**Try it**
Reproduce the data below word for word.

(Collected data)
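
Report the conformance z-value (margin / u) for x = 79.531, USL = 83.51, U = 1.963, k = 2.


u = U / k = 1.963 / 2 = 0.9815
margin = |USL - x| = |83.51 - 79.531| = 3.979
z = margin / u = 3.979 / 0.9815
z = 4.0540

4.0540


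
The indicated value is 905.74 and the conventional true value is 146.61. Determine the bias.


Systematic error = measured - true
= 905.74 - 146.61
= 759.1300

759.1300


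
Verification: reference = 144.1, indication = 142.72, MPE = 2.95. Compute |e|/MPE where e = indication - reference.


e = indication - reference = 142.72 - 144.1 = -1.3800
|e| = 1.3800
ratio = |e| / MPE = 1.3800 / 2.95
ratio = 0.4678

0.4678


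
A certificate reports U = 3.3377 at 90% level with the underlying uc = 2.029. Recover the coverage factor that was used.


k = U / uc
k = 3.3377 / 2.029
k = 1.645

1.645


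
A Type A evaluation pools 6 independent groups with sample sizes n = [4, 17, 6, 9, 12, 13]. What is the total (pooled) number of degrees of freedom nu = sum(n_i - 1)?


nu = sum_i (n_i - 1)
nu = ((4 - 1) + (17 - 1) + (6 - 1) + (9 - 1) + (12 - 1) + (13 - 1))
nu = 3 + 16 + 5 + 8 + 11 + 12
nu = 55

55


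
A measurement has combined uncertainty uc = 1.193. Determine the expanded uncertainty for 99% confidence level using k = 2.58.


U = k * uc
U = 2.58 * 1.193
U = 3.0779

3.0779


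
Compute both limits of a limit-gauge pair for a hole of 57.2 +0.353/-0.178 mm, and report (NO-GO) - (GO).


GO = nominal - lower_tol (smallest hole = maximum material condition)
GO = 57.2 - 0.178 = 57.022
NO-GO = nominal + upper_tol (largest hole = least material condition)
NO-GO = 57.2 + 0.353 = 57.553
spread = NO-GO - GO = 57.553 - 57.022 = 0.5310

0.5310


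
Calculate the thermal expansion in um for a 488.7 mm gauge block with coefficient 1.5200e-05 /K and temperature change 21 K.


dL = L * alpha * dT
= 488.7 * 1.5200e-05 * 21
= 0.1559930 mm
dL_um = 0.1559930 * 1000 = 155.9930 um

155.9930


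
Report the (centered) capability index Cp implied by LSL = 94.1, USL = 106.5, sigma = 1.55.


Cp = (USL - LSL) / (6 * sigma)
= (106.5 - 94.1) / (6 * 1.55)
= 12.4000 / 9.3000
= 1.3333

1.3333


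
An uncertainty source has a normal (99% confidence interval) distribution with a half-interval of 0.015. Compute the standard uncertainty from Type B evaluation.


u_B = half_width / 2.576
u_B = 0.015 / 2.576
u_B = 0.0058

0.0058


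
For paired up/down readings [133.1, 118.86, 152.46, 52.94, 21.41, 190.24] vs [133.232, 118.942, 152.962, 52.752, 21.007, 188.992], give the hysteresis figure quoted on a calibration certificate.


|133.1 - 133.232| = 0.1320
|118.86 - 118.942| = 0.0820
|152.46 - 152.962| = 0.5020
|52.94 - 52.752| = 0.1880
|21.41 - 21.007| = 0.4030
|190.24 - 188.992| = 1.2480
hysteresis = max(diffs) = 1.2480

1.2480


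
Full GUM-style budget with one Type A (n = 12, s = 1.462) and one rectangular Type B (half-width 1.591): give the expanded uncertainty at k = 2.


u_A = s / sqrt(n) = 1.462 / sqrt(12) = 0.42204305
u_B = half_width / sqrt(3) = 1.591 / sqrt(3) = 0.91856428
uc = sqrt(u_A^2 + u_B^2) = sqrt(0.42204305^2 + 0.91856428^2) = 1.0108811
U = k * uc = 2 * 1.0108811
U = 2.0218

2.0218


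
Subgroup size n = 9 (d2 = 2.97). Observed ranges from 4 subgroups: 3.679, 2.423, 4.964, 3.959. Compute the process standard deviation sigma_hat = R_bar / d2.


R_bar = (3.679 + 2.423 + 4.964 + 3.959) / 4
R_bar = 15.025 / 4 = 3.75625
sigma_hat = R_bar / d2 = 3.75625 / 2.97 = 1.2647

1.2647


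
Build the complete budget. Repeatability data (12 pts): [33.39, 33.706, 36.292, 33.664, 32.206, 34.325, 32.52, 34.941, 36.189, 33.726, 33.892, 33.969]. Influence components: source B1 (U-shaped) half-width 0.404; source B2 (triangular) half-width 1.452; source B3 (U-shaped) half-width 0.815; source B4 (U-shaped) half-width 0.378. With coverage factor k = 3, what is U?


mean = (33.39 + 33.706 + 36.292 + 33.664 + 32.206 + 34.325 + 32.52 + 34.941 + 36.189 + 33.726 + 33.892 + 33.969) / 12 = 34.06833333
s = sqrt(sum((x - mean)^2)/(n-1)) = 1.2449179
u_A = s / sqrt(n) = 1.2449179 / sqrt(12) = 0.35937684
u_B1 = 0.404 / sqrt(2) = 0.28567114
u_B2 = 1.452 / sqrt(6) = 0.59277652
u_B3 = 0.815 / sqrt(2) = 0.57629203
u_B4 = 0.378 / sqrt(2) = 0.26728636
uc = sqrt(0.35937684^2 + 0.28567114^2 + 0.59277652^2 + 0.57629203^2 + 0.26728636^2) = 0.98269945
U = k * uc = 3 * 0.98269945
U = 2.9481

2.9481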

**Expected answer**
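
Report the conformance z-value (margin / u) for x = 79.531, USL = 83.51, U = 1.963, k = 2.


u = U / k = 1.963 / 2 = 0.9815
margin = |USL - x| = |83.51 - 79.531| = 3.979
z = margin / u = 3.979 / 0.9815
z = 4.0540

4.0540


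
The indicated value is 905.74 and the conventional true value is 146.61. Determine the bias.


Systematic error = measured - true
= 905.74 - 146.61
= 759.1300

759.1300


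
Verification: reference = 144.1, indication = 142.72, MPE = 2.95. Compute |e|/MPE where e = indication - reference.


e = indication - reference = 142.72 - 144.1 = -1.3800
|e| = 1.3800
ratio = |e| / MPE = 1.3800 / 2.95
ratio = 0.4678

0.4678


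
A certificate reports U = 3.3377 at 90% level with the underlying uc = 2.029. Recover the coverage factor that was used.


k = U / uc
k = 3.3377 / 2.029
k = 1.645

1.645


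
A Type A evaluation pools 6 independent groups with sample sizes n = [4, 17, 6, 9, 12, 13]. What is the total (pooled) number of degrees of freedom nu = sum(n_i - 1)?


nu = sum_i (n_i - 1)
nu = ((4 - 1) + (17 - 1) + (6 - 1) + (9 - 1) + (12 - 1) + (13 - 1))
nu = 3 + 16 + 5 + 8 + 11 + 12
nu = 55

55


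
A measurement has combined uncertainty uc = 1.193. Determine the expanded uncertainty for 99% confidence level using k = 2.58.


U = k * uc
U = 2.58 * 1.193
U = 3.0779

3.0779


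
Compute both limits of a limit-gauge pair for a hole of 57.2 +0.353/-0.178 mm, and report (NO-GO) - (GO).


GO = nominal - lower_tol (smallest hole = maximum material condition)
GO = 57.2 - 0.178 = 57.022
NO-GO = nominal + upper_tol (largest hole = least material condition)
NO-GO = 57.2 + 0.353 = 57.553
spread = NO-GO - GO = 57.553 - 57.022 = 0.5310

0.5310


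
Calculate the thermal expansion in um for a 488.7 mm gauge block with coefficient 1.5200e-05 /K and temperature change 21 K.


dL = L * alpha * dT
= 488.7 * 1.5200e-05 * 21
= 0.1559930 mm
dL_um = 0.1559930 * 1000 = 155.9930 um

155.9930


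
Report the (centered) capability index Cp implied by LSL = 94.1, USL = 106.5, sigma = 1.55.


Cp = (USL - LSL) / (6 * sigma)
= (106.5 - 94.1) / (6 * 1.55)
= 12.4000 / 9.3000
= 1.3333

1.3333


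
An uncertainty source has a normal (99% confidence interval) distribution with a half-interval of 0.015. Compute the standard uncertainty from Type B evaluation.


u_B = half_width / 2.576
u_B = 0.015 / 2.576
u_B = 0.0058

0.0058


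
For paired up/down readings [133.1, 118.86, 152.46, 52.94, 21.41, 190.24] vs [133.232, 118.942, 152.962, 52.752, 21.007, 188.992], give the hysteresis figure quoted on a calibration certificate.


|133.1 - 133.232| = 0.1320
|118.86 - 118.942| = 0.0820
|152.46 - 152.962| = 0.5020
|52.94 - 52.752| = 0.1880
|21.41 - 21.007| = 0.4030
|190.24 - 188.992| = 1.2480
hysteresis = max(diffs) = 1.2480

1.2480


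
Full GUM-style budget with one Type A (n = 12, s = 1.462) and one rectangular Type B (half-width 1.591): give the expanded uncertainty at k = 2.


u_A = s / sqrt(n) = 1.462 / sqrt(12) = 0.42204305
u_B = half_width / sqrt(3) = 1.591 / sqrt(3) = 0.91856428
uc = sqrt(u_A^2 + u_B^2) = sqrt(0.42204305^2 + 0.91856428^2) = 1.0108811
U = k * uc = 2 * 1.0108811
U = 2.0218

2.0218


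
Subgroup size n = 9 (d2 = 2.97). Observed ranges from 4 subgroups: 3.679, 2.423, 4.964, 3.959. Compute the process standard deviation sigma_hat = R_bar / d2.


R_bar = (3.679 + 2.423 + 4.964 + 3.959) / 4
R_bar = 15.025 / 4 = 3.75625
sigma_hat = R_bar / d2 = 3.75625 / 2.97 = 1.2647

1.2647


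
Build the complete budget. Repeatability data (12 pts): [33.39, 33.706, 36.292, 33.664, 32.206, 34.325, 32.52, 34.941, 36.189, 33.726, 33.892, 33.969]. Influence components: source B1 (U-shaped) half-width 0.404; source B2 (triangular) half-width 1.452; source B3 (U-shaped) half-width 0.815; source B4 (U-shaped) half-width 0.378. With coverage factor k = 3, what is U?


mean = (33.39 + 33.706 + 36.292 + 33.664 + 32.206 + 34.325 + 32.52 + 34.941 + 36.189 + 33.726 + 33.892 + 33.969) / 12 = 34.06833333
s = sqrt(sum((x - mean)^2)/(n-1)) = 1.2449179
u_A = s / sqrt(n) = 1.2449179 / sqrt(12) = 0.35937684
u_B1 = 0.404 / sqrt(2) = 0.28567114
u_B2 = 1.452 / sqrt(6) = 0.59277652
u_B3 = 0.815 / sqrt(2) = 0.57629203
u_B4 = 0.378 / sqrt(2) = 0.26728636
uc = sqrt(0.35937684^2 + 0.28567114^2 + 0.59277652^2 + 0.57629203^2 + 0.26728636^2) = 0.98269945
U = k * uc = 3 * 0.98269945
U = 2.9481

2.9481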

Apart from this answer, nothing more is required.